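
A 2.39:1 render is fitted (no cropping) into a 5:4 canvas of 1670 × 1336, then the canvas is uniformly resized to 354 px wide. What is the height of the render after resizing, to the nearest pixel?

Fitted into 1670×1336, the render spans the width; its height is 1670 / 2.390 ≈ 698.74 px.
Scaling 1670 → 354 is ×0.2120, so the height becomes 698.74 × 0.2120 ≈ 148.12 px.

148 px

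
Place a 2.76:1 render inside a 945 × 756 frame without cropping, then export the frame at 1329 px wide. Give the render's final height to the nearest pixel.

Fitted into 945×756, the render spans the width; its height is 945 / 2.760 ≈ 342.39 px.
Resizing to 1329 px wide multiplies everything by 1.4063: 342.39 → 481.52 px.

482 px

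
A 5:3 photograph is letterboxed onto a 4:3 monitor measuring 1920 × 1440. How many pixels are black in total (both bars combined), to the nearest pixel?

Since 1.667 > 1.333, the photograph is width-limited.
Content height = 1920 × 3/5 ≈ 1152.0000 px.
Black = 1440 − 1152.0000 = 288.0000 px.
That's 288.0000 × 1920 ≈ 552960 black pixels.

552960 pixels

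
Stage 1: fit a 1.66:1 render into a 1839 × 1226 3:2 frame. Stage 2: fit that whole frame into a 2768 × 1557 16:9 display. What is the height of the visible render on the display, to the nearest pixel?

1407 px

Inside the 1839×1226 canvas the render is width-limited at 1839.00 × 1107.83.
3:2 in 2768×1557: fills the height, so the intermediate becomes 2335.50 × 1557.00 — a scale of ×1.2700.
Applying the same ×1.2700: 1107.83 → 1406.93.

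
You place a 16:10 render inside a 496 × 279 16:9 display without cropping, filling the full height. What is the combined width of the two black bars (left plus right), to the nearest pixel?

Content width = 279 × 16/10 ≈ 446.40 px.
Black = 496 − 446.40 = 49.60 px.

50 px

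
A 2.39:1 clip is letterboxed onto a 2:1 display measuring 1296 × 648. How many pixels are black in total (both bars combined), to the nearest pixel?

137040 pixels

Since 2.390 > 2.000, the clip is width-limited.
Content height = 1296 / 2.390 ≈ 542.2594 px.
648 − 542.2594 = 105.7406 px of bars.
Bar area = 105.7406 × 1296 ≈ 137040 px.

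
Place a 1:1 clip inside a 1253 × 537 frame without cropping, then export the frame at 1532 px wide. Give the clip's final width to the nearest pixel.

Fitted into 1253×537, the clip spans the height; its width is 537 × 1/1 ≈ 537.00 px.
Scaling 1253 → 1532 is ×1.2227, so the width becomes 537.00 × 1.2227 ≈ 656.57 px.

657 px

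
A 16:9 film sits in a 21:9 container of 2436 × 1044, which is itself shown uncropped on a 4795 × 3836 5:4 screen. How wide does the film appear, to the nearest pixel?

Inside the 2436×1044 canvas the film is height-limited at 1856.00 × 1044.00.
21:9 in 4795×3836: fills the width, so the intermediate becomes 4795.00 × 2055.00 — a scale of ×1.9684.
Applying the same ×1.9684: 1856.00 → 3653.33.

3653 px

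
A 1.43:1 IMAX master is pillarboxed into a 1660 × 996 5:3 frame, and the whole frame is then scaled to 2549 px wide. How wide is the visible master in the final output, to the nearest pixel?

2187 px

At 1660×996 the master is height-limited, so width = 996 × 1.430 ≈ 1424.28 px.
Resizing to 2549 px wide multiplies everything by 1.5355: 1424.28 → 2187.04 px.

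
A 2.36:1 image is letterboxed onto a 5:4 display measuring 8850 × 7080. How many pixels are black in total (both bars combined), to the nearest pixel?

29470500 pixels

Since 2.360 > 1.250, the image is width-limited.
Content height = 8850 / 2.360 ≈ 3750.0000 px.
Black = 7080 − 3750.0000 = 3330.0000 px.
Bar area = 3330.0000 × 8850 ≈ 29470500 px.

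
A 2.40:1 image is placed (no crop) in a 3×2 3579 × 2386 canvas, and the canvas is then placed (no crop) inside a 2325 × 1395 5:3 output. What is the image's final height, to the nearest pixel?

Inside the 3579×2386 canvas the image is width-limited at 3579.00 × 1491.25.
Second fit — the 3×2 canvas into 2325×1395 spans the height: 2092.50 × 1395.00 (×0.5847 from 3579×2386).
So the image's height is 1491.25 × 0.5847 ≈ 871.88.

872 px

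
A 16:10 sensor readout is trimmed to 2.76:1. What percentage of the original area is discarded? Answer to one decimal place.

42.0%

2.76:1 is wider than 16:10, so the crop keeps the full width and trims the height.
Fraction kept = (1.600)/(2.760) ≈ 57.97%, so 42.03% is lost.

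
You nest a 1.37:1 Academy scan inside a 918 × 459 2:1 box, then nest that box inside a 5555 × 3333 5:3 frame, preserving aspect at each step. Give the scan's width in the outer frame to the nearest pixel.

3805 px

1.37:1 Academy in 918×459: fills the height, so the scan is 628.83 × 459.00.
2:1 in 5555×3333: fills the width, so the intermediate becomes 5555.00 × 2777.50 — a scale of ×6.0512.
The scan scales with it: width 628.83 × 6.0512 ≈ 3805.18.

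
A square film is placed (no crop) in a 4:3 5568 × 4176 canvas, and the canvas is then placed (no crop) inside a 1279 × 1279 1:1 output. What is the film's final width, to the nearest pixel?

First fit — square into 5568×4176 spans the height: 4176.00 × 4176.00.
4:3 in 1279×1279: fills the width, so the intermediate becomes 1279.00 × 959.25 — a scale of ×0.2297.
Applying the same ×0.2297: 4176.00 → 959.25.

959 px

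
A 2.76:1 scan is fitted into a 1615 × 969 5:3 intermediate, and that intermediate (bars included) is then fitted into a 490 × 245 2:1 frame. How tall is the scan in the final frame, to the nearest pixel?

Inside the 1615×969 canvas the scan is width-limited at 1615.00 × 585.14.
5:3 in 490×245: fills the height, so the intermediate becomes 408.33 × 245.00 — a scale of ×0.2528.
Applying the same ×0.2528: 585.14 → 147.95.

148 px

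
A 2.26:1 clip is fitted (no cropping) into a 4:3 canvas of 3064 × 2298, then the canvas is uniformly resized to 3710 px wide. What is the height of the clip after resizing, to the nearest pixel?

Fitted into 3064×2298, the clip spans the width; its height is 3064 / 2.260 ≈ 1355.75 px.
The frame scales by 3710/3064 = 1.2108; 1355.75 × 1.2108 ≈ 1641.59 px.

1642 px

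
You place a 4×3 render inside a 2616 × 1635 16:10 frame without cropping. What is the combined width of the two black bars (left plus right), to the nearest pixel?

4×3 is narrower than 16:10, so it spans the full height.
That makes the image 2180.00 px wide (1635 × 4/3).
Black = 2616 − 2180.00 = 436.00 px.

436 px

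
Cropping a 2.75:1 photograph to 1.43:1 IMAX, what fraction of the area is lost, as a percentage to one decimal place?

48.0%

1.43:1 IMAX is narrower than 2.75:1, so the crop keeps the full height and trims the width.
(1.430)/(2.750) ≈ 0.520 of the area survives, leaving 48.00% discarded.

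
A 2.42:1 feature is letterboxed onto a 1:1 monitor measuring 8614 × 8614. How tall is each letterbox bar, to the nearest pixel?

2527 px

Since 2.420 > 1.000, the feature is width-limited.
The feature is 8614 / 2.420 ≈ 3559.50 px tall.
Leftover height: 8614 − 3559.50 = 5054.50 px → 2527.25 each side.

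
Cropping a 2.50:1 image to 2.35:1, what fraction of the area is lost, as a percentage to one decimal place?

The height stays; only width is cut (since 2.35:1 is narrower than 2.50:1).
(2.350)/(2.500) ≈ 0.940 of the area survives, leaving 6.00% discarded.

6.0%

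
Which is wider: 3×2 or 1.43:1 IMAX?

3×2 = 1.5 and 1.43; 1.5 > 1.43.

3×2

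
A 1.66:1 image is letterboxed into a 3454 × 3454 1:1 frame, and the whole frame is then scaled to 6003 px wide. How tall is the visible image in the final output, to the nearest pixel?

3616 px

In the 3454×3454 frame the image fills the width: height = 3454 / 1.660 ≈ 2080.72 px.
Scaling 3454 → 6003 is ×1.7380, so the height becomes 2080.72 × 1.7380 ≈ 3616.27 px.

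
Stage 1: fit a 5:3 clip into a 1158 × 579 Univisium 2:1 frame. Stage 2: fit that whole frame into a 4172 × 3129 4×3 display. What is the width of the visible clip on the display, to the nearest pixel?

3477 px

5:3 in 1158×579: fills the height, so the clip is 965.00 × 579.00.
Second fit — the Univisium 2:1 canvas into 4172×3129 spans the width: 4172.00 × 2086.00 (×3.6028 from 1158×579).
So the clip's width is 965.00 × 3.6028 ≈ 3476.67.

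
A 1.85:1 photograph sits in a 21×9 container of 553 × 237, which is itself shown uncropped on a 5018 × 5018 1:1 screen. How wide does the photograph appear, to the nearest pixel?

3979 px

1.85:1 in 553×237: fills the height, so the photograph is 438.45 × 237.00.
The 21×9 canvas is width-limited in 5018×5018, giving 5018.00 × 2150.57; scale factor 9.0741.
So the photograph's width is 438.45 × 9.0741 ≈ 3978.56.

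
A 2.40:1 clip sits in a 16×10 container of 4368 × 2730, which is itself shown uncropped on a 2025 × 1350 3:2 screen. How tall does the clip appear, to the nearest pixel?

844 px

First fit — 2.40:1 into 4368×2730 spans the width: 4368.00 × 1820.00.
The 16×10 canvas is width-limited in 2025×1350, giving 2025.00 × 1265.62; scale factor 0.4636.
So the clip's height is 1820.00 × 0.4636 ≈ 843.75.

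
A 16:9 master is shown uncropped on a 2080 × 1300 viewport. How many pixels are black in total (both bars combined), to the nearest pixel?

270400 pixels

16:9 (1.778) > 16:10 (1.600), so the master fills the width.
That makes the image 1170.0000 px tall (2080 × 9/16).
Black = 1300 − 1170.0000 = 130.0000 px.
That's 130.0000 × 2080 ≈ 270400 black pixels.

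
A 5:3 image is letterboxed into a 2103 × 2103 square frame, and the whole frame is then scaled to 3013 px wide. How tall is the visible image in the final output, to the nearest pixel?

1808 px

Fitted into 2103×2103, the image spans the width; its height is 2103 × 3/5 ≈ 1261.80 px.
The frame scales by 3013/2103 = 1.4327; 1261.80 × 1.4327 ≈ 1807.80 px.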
* * * * * * *
A verbatim copy of the lines from the one with "A 1.85:1 photograph" to the end of the listing is the whole answer.

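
A 1.85:1 photograph sits in a 21×9 container of 553 × 237, which is itself shown uncropped on a 5018 × 5018 1:1 screen. How wide does the photograph appear, to the nearest pixel?

3979 px

1.85:1 in 553×237: fills the height, so the photograph is 438.45 × 237.00.
The 21×9 canvas is width-limited in 5018×5018, giving 5018.00 × 2150.57; scale factor 9.0741.
So the photograph's width is 438.45 × 9.0741 ≈ 3978.56.

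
A 2.40:1 clip sits in a 16×10 container of 4368 × 2730, which is itself shown uncropped on a 2025 × 1350 3:2 screen. How tall does the clip appear, to the nearest pixel?

844 px

First fit — 2.40:1 into 4368×2730 spans the width: 4368.00 × 1820.00.
The 16×10 canvas is width-limited in 2025×1350, giving 2025.00 × 1265.62; scale factor 0.4636.
So the clip's height is 1820.00 × 0.4636 ≈ 843.75.

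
A 16:9 master is shown uncropped on a 2080 × 1300 viewport. How many pixels are black in total (both bars combined), to the nearest pixel?

270400 pixels

16:9 (1.778) > 16:10 (1.600), so the master fills the width.
That makes the image 1170.0000 px tall (2080 × 9/16).
Black = 1300 − 1170.0000 = 130.0000 px.
That's 130.0000 × 2080 ≈ 270400 black pixels.

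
A 5:3 image is letterboxed into a 2103 × 2103 square frame, and the whole frame is then scaled to 3013 px wide. How tall is the visible image in the final output, to the nearest pixel?

1808 px

Fitted into 2103×2103, the image spans the width; its height is 2103 × 3/5 ≈ 1261.80 px.
The frame scales by 3013/2103 = 1.4327; 1261.80 × 1.4327 ≈ 1807.80 px.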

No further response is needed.